» **THE RECORDS**

>>>>>

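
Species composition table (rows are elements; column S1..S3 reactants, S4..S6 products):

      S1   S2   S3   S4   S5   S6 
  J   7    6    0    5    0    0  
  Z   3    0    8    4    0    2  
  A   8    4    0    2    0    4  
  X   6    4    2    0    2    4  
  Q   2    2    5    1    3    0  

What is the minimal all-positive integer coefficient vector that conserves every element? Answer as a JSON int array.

Coefficients: [2, 1, 2, 4, 4, 3]

J: 2·7+1·6+2·0 = 20 | 4·5+4·0+3·0 = 20
Z: 2·3+1·0+2·8 = 22 | 4·4+4·0+3·2 = 22
A: 2·8+1·4+2·0 = 20 | 4·2+4·0+3·4 = 20
X: 2·6+1·4+2·2 = 20 | 4·0+4·2+3·4 = 20
Q: 2·2+1·2+2·5 = 16 | 4·1+4·3+3·0 = 16
gcd(2,1,2,4,4,3) = 1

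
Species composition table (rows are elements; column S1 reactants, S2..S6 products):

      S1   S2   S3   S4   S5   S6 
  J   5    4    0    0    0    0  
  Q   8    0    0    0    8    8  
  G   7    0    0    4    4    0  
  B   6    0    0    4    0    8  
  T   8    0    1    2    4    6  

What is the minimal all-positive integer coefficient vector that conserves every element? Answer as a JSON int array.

Coefficients: [4, 5, 6, 4, 3, 1]

J: 4·5 = 20 | 5·4+6·0+4·0+3·0+1·0 = 20
Q: 4·8 = 32 | 5·0+6·0+4·0+3·8+1·8 = 32
G: 4·7 = 28 | 5·0+6·0+4·4+3·4+1·0 = 28
B: 4·6 = 24 | 5·0+6·0+4·4+3·0+1·8 = 24
T: 4·8 = 32 | 5·0+6·1+4·2+3·4+1·6 = 32
gcd(4,5,6,4,3,1) = 1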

<<<<<

» **TASK GOAL**
Give every line above again, word for word.

» **ANSWER SPACE**
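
Species composition table (rows are elements; column S1..S3 reactants, S4..S6 products):

      S1   S2   S3   S4   S5   S6 
  J   7    6    0    5    0    0  
  Z   3    0    8    4    0    2  
  A   8    4    0    2    0    4  
  X   6    4    2    0    2    4  
  Q   2    2    5    1    3    0  

What is the minimal all-positive integer coefficient vector that conserves every element? Answer as a JSON int array.

Coefficients: [2, 1, 2, 4, 4, 3]

J: 2·7+1·6+2·0 = 20 | 4·5+4·0+3·0 = 20
Z: 2·3+1·0+2·8 = 22 | 4·4+4·0+3·2 = 22
A: 2·8+1·4+2·0 = 20 | 4·2+4·0+3·4 = 20
X: 2·6+1·4+2·2 = 20 | 4·0+4·2+3·4 = 20
Q: 2·2+1·2+2·5 = 16 | 4·1+4·3+3·0 = 16
gcd(2,1,2,4,4,3) = 1

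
Species composition table (rows are elements; column S1 reactants, S2..S6 products):

      S1   S2   S3   S4   S5   S6 
  J   5    4    0    0    0    0  
  Q   8    0    0    0    8    8  
  G   7    0    0    4    4    0  
  B   6    0    0    4    0    8  
  T   8    0    1    2    4    6  

What is the minimal all-positive integer coefficient vector that conserves every element? Answer as a JSON int array.

Coefficients: [4, 5, 6, 4, 3, 1]

J: 4·5 = 20 | 5·4+6·0+4·0+3·0+1·0 = 20
Q: 4·8 = 32 | 5·0+6·0+4·0+3·8+1·8 = 32
G: 4·7 = 28 | 5·0+6·0+4·4+3·4+1·0 = 28
B: 4·6 = 24 | 5·0+6·0+4·4+3·0+1·8 = 24
T: 4·8 = 32 | 5·0+6·1+4·2+3·4+1·6 = 32
gcd(4,5,6,4,3,1) = 1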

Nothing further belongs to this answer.